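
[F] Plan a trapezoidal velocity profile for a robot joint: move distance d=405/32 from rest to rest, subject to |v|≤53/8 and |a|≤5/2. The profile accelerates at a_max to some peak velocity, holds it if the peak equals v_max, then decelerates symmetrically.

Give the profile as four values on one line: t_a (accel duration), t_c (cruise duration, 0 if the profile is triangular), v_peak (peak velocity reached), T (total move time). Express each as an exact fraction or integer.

t_a=9/4 t_c=0 v_peak=45/8 T=9/2

v_max²/a_max = (53/8)²/(5/2) = 2809/160
405/32 < 2809/160 so t_c = 0
v_peak = √(405/32·5/2) = √(2025/64) = 45/8
t_a = (45/8)/(5/2) = 9/4; t_c = 0
T = 2·9/4 = 9/2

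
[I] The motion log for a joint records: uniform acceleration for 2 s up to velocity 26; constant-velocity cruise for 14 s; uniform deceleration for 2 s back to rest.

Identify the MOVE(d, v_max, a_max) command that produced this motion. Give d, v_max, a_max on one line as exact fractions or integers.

d=416 v_max=26 a_max=13

a_max = 26/2 = 13
d_a = ½·26·2 = 26; d_c = 26·14 = 364
d = 2·26 + 364 = 416
t_c = 14 > 0 ⇒ limit active, v_max = 26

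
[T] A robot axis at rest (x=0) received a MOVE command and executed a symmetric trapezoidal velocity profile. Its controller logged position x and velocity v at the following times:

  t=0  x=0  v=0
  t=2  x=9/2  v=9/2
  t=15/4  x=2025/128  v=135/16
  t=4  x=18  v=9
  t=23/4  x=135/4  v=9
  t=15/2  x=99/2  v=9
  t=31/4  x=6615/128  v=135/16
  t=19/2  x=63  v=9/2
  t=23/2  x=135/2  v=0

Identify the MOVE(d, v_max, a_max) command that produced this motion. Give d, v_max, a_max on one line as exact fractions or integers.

final state: t=23/2, x=135/2, v=0 → d = 135/2
a_max = (9/2−0)/(2−0) = 9/4
max v = 9 over t∈[4,15/2] → v_max = 9
check: 9·(4+7/2) = 135/2 ✓

d=135/2 v_max=9 a_max=9/4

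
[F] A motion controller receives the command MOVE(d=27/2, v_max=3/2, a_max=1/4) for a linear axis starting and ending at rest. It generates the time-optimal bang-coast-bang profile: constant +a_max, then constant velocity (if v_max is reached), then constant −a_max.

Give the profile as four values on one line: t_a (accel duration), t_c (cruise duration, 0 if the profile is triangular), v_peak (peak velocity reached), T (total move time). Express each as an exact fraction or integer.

t_a=6 t_c=3 v_peak=3/2 T=15

v_max²/a_max = (3/2)²/(1/4) = 9
27/2 ≥ 9 so v_max reached
t_a = (3/2)/(1/4) = 6; v_peak = 3/2
d_cruise = 27/2 − 9 = 9/2; t_c = (9/2)/(3/2) = 3
T = 2·6 + 3 = 15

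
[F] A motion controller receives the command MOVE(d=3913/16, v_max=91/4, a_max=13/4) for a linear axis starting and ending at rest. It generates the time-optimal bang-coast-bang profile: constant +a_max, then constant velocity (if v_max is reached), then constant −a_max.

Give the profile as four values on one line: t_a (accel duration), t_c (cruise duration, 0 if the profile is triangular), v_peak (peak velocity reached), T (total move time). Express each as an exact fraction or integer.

v_max²/a_max = (91/4)²/(13/4) = 637/4
3913/16 ≥ 637/4 so v_max reached
t_a = (91/4)/(13/4) = 7; v_peak = 91/4
d_cruise = 3913/16 − 637/4 = 1365/16; t_c = (1365/16)/(91/4) = 15/4
T = 2·7 + 15/4 = 71/4

t_a=7 t_c=15/4 v_peak=91/4 T=71/4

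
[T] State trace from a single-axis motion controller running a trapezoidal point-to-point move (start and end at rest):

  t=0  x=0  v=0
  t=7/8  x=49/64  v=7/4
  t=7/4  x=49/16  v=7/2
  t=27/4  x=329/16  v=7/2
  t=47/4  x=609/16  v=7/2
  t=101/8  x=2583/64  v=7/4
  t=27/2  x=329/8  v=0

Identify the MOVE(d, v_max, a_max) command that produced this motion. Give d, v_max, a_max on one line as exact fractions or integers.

final state: t=27/2, x=329/8, v=0 → d = 329/8
a_max = (7/4−0)/(7/8−0) = 2
max v = 7/2 over t∈[7/4,47/4] → v_max = 7/2
check: 7/2·(7/4+10) = 329/8 ✓

d=329/8 v_max=7/2 a_max=2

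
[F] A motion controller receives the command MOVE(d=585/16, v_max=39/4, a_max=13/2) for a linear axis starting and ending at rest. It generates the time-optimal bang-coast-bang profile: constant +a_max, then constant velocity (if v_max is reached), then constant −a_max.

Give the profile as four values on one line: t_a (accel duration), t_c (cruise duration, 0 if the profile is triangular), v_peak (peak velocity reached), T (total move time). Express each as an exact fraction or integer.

vₘ²/aₘ = (39/4)²/(13/2) = 117/8
585/16 ≥ 117/8 ⇒ cruise phase
t_a = (39/4)/(13/2) = 3/2; v_peak = 39/4
d_cruise = 585/16 − 117/8 = 351/16; t_c = (351/16)/(39/4) = 9/4
T = 2·3/2 + 9/4 = 21/4

t_a=3/2 t_c=9/4 v_peak=39/4 T=21/4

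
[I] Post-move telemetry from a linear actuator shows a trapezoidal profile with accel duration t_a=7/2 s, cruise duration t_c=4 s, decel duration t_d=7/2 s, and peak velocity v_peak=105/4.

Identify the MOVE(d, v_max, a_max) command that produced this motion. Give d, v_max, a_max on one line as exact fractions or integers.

a_max = (105/4)/(7/2) = 15/2
d_a = ½·105/4·7/2 = 735/16; d_c = 105/4·4 = 105
d = 2·735/16 + 105 = 1575/8
t_c = 4 > 0 → v_max = v_peak = 105/4

d=1575/8 v_max=105/4 a_max=15/2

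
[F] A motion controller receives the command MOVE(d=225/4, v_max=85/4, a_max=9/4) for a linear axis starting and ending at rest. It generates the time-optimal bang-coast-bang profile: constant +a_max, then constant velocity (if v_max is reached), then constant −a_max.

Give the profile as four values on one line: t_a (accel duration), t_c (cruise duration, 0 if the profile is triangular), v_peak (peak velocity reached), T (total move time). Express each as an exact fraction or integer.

vₘ²/aₘ = (85/4)²/(9/4) = 7225/36
225/4 < 7225/36 → triangular
v_peak = √(225/4·9/4) = √(2025/16) = 45/4
t_a = (45/4)/(9/4) = 5; t_c = 0
T = 2·5 = 10

t_a=5 t_c=0 v_peak=45/4 T=10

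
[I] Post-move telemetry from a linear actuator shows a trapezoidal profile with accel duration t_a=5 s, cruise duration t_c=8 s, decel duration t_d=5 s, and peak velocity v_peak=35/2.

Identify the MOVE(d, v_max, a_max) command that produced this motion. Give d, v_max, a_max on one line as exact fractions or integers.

d=455/2 v_max=35/2 a_max=7/2

a_max = (35/2)/5 = 7/2
d_a = ½·35/2·5 = 175/4; d_c = 35/2·8 = 140
d = 2·175/4 + 140 = 455/2
t_c = 8 > 0 ⇒ limit active, v_max = 35/2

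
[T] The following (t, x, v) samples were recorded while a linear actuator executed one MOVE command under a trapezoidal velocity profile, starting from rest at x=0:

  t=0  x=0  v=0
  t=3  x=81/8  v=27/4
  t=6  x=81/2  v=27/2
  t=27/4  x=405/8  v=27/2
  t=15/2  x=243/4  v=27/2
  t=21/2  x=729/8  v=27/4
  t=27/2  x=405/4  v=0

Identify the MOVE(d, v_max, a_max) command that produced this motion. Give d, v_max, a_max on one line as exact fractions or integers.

d=405/4 v_max=27/2 a_max=9/4

final state: t=27/2, x=405/4, v=0 → d = 405/4
a_max = (27/4−0)/(3−0) = 9/4
max v = 27/2 over t∈[6,15/2] → v_max = 27/2
check: 27/2·(6+3/2) = 405/4 ✓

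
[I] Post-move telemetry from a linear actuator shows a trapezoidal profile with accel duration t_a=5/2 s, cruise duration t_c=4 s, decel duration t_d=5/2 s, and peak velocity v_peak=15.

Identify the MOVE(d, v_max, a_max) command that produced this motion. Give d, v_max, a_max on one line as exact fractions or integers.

d=195/2 v_max=15 a_max=6

a_max = 15/(5/2) = 6
d_a = ½·15·5/2 = 75/4; d_c = 15·4 = 60
d = 2·75/4 + 60 = 195/2
t_c = 4 > 0 ⇒ limit active, v_max = 15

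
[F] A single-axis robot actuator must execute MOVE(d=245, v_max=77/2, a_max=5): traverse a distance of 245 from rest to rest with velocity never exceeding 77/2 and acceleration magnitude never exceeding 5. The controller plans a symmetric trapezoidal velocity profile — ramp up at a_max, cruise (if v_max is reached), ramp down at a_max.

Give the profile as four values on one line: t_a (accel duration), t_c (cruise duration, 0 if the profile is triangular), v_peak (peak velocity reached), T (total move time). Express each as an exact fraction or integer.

(v_max)²/a_max = (77/2)²/5 = 5929/20
245 < 5929/20 ⇒ no cruise
v_peak = √(245·5) = √1225 = 35
t_a = 35/5 = 7; t_c = 0
T = 2·7 = 14

t_a=7 t_c=0 v_peak=35 T=14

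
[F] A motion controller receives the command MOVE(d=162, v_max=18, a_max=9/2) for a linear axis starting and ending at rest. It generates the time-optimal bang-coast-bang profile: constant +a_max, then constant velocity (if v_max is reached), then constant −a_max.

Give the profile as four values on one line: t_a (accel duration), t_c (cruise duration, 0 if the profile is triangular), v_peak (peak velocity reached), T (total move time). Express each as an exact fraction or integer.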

EXERCISE AIM ::
Send back the lines of the records word for word, from the very first through the line containing "MOVE(d=27/2, v_max=3/2, a_max=1/4)".

TASK RESPONSE ::
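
[F] Plan a trapezoidal velocity profile for a robot joint: move distance d=405/32 from rest to rest, subject to |v|≤53/8 and |a|≤5/2. The profile accelerates at a_max to some peak velocity, holds it if the peak equals v_max, then decelerates symmetrically.

Give the profile as four values on one line: t_a (accel duration), t_c (cruise duration, 0 if the profile is triangular), v_peak (peak velocity reached), T (total move time). Express each as an exact fraction or integer.

t_a=9/4 t_c=0 v_peak=45/8 T=9/2

v_max²/a_max = (53/8)²/(5/2) = 2809/160
405/32 < 2809/160 so t_c = 0
v_peak = √(405/32·5/2) = √(2025/64) = 45/8
t_a = (45/8)/(5/2) = 9/4; t_c = 0
T = 2·9/4 = 9/2

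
[I] The motion log for a joint records: uniform acceleration for 2 s up to velocity 26; constant-velocity cruise for 14 s; uniform deceleration for 2 s back to rest.

Identify the MOVE(d, v_max, a_max) command that produced this motion. Give d, v_max, a_max on one line as exact fractions or integers.

d=416 v_max=26 a_max=13

a_max = 26/2 = 13
d_a = ½·26·2 = 26; d_c = 26·14 = 364
d = 2·26 + 364 = 416
t_c = 14 > 0 ⇒ limit active, v_max = 26

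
[T] A robot axis at rest (x=0) received a MOVE command and executed a symmetric trapezoidal velocity profile. Its controller logged position x and velocity v at the following times:

  t=0  x=0  v=0
  t=2  x=9/2  v=9/2
  t=15/4  x=2025/128  v=135/16
  t=4  x=18  v=9
  t=23/4  x=135/4  v=9
  t=15/2  x=99/2  v=9
  t=31/4  x=6615/128  v=135/16
  t=19/2  x=63  v=9/2
  t=23/2  x=135/2  v=0

Identify the MOVE(d, v_max, a_max) command that produced this motion. Give d, v_max, a_max on one line as exact fractions or integers.

final state: t=23/2, x=135/2, v=0 → d = 135/2
a_max = (9/2−0)/(2−0) = 9/4
max v = 9 over t∈[4,15/2] → v_max = 9
check: 9·(4+7/2) = 135/2 ✓

d=135/2 v_max=9 a_max=9/4

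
[F] A motion controller receives the command MOVE(d=27/2, v_max=3/2, a_max=1/4) for a linear axis starting and ending at rest. It generates the time-optimal bang-coast-bang profile: constant +a_max, then constant velocity (if v_max is reached), then constant −a_max.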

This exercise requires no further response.